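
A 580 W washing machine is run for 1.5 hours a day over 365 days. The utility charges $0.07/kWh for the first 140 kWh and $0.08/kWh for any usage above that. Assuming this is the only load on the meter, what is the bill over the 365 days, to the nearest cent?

Runtime = 1.5 h/day × 365 days = 547.5 h
Energy = 0.58 kW × 547.5 h = 317.55 kWh
Tier 1 (0–140 kWh): 140 × $0.07 = $9.8
Above 140 kWh: 177.55 × $0.08 = $14.204
Bill = $24.00

$24.00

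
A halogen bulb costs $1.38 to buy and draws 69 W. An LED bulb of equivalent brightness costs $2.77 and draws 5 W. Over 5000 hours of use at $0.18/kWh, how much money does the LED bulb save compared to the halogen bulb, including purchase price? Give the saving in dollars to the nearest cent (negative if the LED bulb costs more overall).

$56.21

halogen bulb: $1.38 + (69/1000) kW × 5000 h × $0.18 = $1.38 + $62.1 = $63.48
LED bulb: $2.77 + (5/1000) kW × 5000 h × $0.18 = $2.77 + $4.5 = $7.27
Saving = $63.48 − $7.27 = $56.21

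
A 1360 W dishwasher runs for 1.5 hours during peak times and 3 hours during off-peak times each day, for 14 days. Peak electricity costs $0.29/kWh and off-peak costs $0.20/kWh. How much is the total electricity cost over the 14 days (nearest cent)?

Peak energy = 1.36 kW × 1.5 h × 14 = 28.56 kWh
Off-peak energy = 1.36 kW × 3 h × 14 = 57.12 kWh
Cost = 28.56 × $0.29 + 57.12 × $0.20 = $8.2824 + $11.424 = $19.71

$19.71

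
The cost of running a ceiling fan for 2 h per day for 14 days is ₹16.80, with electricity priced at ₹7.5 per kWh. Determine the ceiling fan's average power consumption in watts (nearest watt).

80 W

Energy = ₹16.80 ÷ ₹7.5/kWh = 2.24 kWh
Runtime = 2 h/day × 14 days = 28 h
Power = 2.24 kWh ÷ 28 h = 0.08 kW = 80 W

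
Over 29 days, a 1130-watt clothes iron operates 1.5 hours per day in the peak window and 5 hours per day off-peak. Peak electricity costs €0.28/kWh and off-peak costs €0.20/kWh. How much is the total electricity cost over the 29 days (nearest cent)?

Peak energy = 1.13 kW × 1.5 h × 29 = 49.155 kWh
Off-peak energy = 1.13 kW × 5 h × 29 = 163.85 kWh
Cost = 49.155 × €0.28 + 163.85 × €0.20 = €13.7634 + €32.77 = €46.53

€46.53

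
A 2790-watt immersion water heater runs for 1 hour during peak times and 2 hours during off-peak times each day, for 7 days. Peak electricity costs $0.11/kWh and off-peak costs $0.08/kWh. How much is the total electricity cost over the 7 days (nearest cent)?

Peak energy = 2.79 kW × 1 h × 7 = 19.53 kWh
Off-peak energy = 2.79 kW × 2 h × 7 = 39.06 kWh
Cost = 19.53 × $0.11 + 39.06 × $0.08 = $2.1483 + $3.1248 = $5.27

$5.27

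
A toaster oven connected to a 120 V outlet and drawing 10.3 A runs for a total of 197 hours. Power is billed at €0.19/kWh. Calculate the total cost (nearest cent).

€46.26

Power = 10.3 A × 120 V = 1236 W = 1.236 kW
Energy = 1.236 kW × 197 h = 243.492 kWh
Cost = 243.492 kWh × €0.19/kWh = €46.26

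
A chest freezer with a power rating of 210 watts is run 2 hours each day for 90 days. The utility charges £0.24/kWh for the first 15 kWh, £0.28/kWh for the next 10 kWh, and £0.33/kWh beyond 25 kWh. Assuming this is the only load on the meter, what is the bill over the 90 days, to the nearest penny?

£10.62

Runtime = 2 h/day × 90 days = 180 h
Energy = 0.21 kW × 180 h = 37.8 kWh
Tier 1 (0–15 kWh): 15 × £0.24 = £3.6
Tier 2 (15–25 kWh): 10 × £0.28 = £2.8
Above 25 kWh: 12.8 × £0.33 = £4.224
Bill = £10.62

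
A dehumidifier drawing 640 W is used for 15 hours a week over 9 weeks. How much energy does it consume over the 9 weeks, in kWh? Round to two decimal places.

86.40 kWh

Runtime = 15 h/week × 9 weeks = 135 h
Energy = 0.64 kW × 135 h = 86.4 kWh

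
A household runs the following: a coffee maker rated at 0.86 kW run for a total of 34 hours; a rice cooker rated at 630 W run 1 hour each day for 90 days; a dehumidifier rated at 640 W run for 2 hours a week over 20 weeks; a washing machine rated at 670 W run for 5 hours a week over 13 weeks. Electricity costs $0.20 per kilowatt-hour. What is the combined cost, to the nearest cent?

$31.02

coffee maker: 0.86 kW × 34 h = 29.24 kWh
rice cooker: Runtime = 1 h/day × 90 days = 90 h
rice cooker: 0.63 kW × 90 h = 56.7 kWh
dehumidifier: Runtime = 2 h/week × 20 weeks = 40 h
dehumidifier: 0.64 kW × 40 h = 25.6 kWh
washing machine: Runtime = 5 h/week × 13 weeks = 65 h
washing machine: 0.67 kW × 65 h = 43.55 kWh
Total energy = 155.09 kWh
Cost = 155.09 × $0.20 = $31.02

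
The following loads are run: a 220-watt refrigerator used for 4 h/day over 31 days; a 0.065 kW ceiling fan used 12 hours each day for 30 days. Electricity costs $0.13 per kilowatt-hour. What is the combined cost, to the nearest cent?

$6.59

refrigerator: Runtime = 4 h/day × 31 days = 124 h
refrigerator: 0.22 kW × 124 h = 27.28 kWh
ceiling fan: Runtime = 12 h/day × 30 days = 360 h
ceiling fan: 0.065 kW × 360 h = 23.4 kWh
Total energy = 50.68 kWh
Cost = 50.68 × $0.13 = $6.59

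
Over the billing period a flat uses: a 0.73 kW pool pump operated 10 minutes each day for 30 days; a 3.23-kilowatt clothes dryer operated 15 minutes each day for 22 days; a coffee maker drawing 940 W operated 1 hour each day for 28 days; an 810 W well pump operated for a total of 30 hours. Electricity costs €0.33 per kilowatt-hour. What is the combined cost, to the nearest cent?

pool pump: Runtime = 10 min × 30 = 300 min = 5 h
pool pump: 0.73 kW × 5 h = 3.65 kWh
clothes dryer: Runtime = 15 min × 22 = 330 min = 5.5 h
clothes dryer: 3.23 kW × 5.5 h = 17.765 kWh
coffee maker: Runtime = 1 h/day × 28 days = 28 h
coffee maker: 0.94 kW × 28 h = 26.32 kWh
well pump: 0.81 kW × 30 h = 24.3 kWh
Total energy = 72.035 kWh
Cost = 72.035 × €0.33 = €23.77

€23.77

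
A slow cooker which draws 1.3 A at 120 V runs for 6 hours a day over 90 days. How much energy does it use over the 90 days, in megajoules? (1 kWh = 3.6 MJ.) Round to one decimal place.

303.3 MJ

Power = 1.3 A × 120 V = 156 W = 0.156 kW
Runtime = 6 h/day × 90 days = 540 h
Energy = 0.156 kW × 540 h = 84.24 kWh
= 84.24 × 3.6 MJ = 303.3 MJ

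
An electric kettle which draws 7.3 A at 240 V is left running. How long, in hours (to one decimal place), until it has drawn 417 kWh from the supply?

238.0 h

Power = 7.3 A × 240 V = 1752 W = 1.752 kW
Hours = 417 kWh ÷ 1.752 kW = 238.0 h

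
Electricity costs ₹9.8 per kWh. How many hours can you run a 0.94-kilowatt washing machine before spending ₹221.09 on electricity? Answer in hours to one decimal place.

Energy available = ₹221.09 ÷ ₹9.8/kWh = 22.5602 kWh
Hours = 22.5602 kWh ÷ 0.94 kW = 24.0 h

24.0 h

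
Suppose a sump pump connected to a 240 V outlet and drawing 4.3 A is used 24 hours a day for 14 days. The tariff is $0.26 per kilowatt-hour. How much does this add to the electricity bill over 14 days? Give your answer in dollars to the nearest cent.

Power = 4.3 A × 240 V = 1032 W = 1.032 kW
Runtime = 24 h × 14 = 336 h
Energy = 1.032 kW × 336 h = 346.752 kWh
Cost = 346.752 kWh × $0.26/kWh = $90.16

$90.16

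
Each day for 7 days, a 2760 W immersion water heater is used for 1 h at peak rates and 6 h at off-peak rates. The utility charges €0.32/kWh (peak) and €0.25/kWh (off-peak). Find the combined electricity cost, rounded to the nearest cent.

€35.16

Peak energy = 2.76 kW × 1 h × 7 = 19.32 kWh
Off-peak energy = 2.76 kW × 6 h × 7 = 115.92 kWh
Cost = 19.32 × €0.32 + 115.92 × €0.25 = €6.1824 + €28.98 = €35.16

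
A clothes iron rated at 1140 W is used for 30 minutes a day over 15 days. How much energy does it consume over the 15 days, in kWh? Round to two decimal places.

8.55 kWh

Runtime = 30 min × 15 = 450 min = 7.5 h
Energy = 1.14 kW × 7.5 h = 8.55 kWh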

» **EXERCISE BRIEF**:
Please copy the line holding "A clothes iron" and all lines after it to the end of the records, exactly, and nothing else.

» **TASK ANSWER**:
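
A clothes iron rated at 1140 W is used for 30 minutes a day over 15 days. How much energy does it consume over the 15 days, in kWh? Round to two decimal places.

8.55 kWh

Runtime = 30 min × 15 = 450 min = 7.5 h
Energy = 1.14 kW × 7.5 h = 8.55 kWh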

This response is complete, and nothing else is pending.